▶ _Information provided_
╔══

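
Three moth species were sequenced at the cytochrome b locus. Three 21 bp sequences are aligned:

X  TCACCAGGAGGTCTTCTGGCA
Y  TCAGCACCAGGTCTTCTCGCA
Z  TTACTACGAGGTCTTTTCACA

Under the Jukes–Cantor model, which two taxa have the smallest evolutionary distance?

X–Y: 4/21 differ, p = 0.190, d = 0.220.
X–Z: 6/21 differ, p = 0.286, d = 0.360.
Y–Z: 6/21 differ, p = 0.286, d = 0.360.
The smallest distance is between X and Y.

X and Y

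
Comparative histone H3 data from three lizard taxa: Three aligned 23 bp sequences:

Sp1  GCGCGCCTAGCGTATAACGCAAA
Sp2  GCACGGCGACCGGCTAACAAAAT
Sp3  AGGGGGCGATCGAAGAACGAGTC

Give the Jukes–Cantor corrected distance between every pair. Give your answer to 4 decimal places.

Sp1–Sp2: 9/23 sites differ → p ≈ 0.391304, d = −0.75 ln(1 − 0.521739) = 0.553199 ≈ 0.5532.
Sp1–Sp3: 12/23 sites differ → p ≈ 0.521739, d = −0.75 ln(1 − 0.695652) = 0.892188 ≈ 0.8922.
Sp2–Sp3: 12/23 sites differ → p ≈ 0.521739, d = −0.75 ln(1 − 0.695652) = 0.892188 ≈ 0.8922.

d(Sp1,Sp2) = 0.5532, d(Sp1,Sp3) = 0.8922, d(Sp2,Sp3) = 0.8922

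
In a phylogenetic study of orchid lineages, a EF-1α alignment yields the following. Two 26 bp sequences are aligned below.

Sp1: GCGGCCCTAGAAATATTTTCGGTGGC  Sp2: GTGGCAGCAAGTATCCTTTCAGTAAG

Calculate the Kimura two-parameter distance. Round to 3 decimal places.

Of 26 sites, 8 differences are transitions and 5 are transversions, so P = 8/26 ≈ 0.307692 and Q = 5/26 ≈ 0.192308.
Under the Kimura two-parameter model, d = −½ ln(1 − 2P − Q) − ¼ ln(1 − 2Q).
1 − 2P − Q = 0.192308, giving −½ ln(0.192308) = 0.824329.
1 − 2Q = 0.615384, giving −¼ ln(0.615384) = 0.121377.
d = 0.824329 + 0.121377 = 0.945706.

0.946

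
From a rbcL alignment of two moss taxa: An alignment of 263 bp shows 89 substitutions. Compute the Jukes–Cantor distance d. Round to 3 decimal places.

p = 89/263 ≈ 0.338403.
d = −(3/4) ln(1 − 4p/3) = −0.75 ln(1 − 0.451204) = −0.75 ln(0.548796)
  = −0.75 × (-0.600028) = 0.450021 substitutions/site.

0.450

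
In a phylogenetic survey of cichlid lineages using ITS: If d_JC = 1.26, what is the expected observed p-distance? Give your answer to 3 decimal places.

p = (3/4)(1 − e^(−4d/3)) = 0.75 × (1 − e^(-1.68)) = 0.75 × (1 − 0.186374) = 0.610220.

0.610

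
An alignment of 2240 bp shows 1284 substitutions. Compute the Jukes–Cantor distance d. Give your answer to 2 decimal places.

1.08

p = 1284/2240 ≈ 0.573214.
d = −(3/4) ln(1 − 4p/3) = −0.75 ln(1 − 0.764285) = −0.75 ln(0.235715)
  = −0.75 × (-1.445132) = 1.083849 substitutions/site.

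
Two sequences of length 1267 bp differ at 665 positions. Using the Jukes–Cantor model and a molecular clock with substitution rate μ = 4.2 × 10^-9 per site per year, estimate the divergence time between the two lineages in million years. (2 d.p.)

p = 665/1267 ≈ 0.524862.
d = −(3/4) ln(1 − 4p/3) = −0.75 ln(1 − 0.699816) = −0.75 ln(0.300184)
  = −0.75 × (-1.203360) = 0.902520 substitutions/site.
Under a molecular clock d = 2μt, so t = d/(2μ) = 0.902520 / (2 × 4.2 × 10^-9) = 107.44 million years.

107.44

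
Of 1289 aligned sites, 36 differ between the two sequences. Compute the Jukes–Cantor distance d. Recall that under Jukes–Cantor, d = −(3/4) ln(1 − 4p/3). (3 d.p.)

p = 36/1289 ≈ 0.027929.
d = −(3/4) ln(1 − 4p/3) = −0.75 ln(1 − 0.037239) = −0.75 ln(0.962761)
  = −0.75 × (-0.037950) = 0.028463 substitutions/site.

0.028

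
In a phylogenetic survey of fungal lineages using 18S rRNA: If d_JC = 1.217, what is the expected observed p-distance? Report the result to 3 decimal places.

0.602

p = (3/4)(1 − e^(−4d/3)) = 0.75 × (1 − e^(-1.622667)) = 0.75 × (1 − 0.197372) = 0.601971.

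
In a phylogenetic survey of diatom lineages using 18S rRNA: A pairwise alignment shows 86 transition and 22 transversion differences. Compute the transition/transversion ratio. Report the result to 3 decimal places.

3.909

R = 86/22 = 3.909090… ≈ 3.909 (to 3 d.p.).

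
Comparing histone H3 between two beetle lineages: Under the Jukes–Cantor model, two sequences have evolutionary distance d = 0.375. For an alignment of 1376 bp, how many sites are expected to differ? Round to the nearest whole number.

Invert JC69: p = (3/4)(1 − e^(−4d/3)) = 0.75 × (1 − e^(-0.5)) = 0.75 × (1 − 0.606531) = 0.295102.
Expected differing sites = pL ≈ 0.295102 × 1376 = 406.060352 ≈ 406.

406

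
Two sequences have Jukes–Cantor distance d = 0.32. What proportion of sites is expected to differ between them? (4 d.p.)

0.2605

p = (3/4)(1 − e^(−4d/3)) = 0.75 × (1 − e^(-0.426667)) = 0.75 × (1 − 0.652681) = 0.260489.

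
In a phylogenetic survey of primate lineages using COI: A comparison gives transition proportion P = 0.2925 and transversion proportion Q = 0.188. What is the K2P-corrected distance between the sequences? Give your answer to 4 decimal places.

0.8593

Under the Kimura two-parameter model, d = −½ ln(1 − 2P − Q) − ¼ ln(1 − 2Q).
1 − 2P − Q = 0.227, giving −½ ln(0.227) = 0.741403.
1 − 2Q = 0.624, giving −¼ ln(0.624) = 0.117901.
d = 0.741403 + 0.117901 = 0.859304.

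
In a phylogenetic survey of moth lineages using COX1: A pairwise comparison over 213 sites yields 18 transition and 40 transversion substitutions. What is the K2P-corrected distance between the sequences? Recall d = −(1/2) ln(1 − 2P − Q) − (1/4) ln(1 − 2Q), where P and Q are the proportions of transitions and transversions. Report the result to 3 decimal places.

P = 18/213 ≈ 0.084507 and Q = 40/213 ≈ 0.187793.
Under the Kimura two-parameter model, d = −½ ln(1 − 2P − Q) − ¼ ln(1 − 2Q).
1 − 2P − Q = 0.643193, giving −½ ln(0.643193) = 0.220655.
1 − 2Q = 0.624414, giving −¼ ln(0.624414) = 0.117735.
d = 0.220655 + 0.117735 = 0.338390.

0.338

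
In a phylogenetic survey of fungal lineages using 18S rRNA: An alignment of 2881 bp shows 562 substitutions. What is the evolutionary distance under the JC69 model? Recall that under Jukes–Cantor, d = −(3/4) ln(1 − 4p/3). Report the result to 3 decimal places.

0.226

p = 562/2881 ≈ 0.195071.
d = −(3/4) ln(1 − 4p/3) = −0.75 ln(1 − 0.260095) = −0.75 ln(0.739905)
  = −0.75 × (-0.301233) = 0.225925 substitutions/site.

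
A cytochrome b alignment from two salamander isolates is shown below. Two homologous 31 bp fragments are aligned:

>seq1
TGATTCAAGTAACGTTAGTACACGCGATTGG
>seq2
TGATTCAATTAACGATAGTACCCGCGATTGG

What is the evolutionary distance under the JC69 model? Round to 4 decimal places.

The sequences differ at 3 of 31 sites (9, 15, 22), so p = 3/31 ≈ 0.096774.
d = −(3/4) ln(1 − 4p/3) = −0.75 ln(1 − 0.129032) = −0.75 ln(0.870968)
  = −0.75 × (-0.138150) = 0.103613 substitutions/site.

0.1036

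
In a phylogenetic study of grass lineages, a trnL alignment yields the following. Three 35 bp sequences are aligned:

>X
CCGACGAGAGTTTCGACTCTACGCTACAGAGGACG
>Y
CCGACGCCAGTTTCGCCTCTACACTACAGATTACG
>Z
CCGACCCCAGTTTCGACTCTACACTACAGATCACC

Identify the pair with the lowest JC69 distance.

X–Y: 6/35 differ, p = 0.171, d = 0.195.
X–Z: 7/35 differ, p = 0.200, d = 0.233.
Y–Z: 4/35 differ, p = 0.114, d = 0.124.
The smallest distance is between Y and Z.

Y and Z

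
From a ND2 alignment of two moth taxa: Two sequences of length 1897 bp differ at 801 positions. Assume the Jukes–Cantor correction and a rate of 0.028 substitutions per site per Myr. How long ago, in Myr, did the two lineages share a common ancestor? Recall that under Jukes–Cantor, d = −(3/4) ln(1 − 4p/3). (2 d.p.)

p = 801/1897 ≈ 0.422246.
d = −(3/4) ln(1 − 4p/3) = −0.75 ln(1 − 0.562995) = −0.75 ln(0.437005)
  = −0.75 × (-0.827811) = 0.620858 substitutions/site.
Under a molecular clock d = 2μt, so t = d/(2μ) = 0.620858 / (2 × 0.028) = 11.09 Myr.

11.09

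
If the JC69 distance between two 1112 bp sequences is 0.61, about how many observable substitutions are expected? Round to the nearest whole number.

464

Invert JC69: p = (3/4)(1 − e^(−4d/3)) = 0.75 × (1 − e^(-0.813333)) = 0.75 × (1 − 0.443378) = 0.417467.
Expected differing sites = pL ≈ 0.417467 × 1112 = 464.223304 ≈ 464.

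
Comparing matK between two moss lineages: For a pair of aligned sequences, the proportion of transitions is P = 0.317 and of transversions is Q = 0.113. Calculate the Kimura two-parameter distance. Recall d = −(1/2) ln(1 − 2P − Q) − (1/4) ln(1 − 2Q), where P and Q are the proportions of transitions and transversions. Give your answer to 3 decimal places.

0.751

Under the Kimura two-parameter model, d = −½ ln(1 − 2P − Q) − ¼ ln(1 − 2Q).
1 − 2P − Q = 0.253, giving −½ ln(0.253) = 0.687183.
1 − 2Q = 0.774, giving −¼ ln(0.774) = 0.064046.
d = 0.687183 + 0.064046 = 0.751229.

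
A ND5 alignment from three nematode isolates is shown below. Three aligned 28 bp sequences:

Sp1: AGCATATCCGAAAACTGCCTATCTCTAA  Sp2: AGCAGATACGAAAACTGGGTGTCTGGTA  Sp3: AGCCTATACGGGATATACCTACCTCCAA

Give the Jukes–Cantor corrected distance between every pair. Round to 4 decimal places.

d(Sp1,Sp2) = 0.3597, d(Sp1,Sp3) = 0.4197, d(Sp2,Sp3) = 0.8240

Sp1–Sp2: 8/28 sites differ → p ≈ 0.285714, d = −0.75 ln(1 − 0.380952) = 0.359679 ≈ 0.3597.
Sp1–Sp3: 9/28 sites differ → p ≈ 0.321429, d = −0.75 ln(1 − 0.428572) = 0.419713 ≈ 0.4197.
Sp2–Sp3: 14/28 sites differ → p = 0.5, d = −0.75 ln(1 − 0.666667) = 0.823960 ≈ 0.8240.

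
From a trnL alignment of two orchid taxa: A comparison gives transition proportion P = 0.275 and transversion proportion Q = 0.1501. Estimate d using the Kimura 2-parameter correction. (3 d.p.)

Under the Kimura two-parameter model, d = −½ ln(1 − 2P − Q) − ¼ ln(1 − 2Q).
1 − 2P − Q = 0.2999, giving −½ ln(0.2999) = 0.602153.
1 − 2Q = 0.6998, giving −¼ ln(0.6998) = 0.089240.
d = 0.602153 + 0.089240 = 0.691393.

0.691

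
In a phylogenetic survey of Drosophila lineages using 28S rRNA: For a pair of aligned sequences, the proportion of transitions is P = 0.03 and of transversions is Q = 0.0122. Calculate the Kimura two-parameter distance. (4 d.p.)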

╚══

▶ _Task details_
How many lines of these entries contain "Three"? Answer with the number and nothing else.

▶ _Solution to the exercise_
4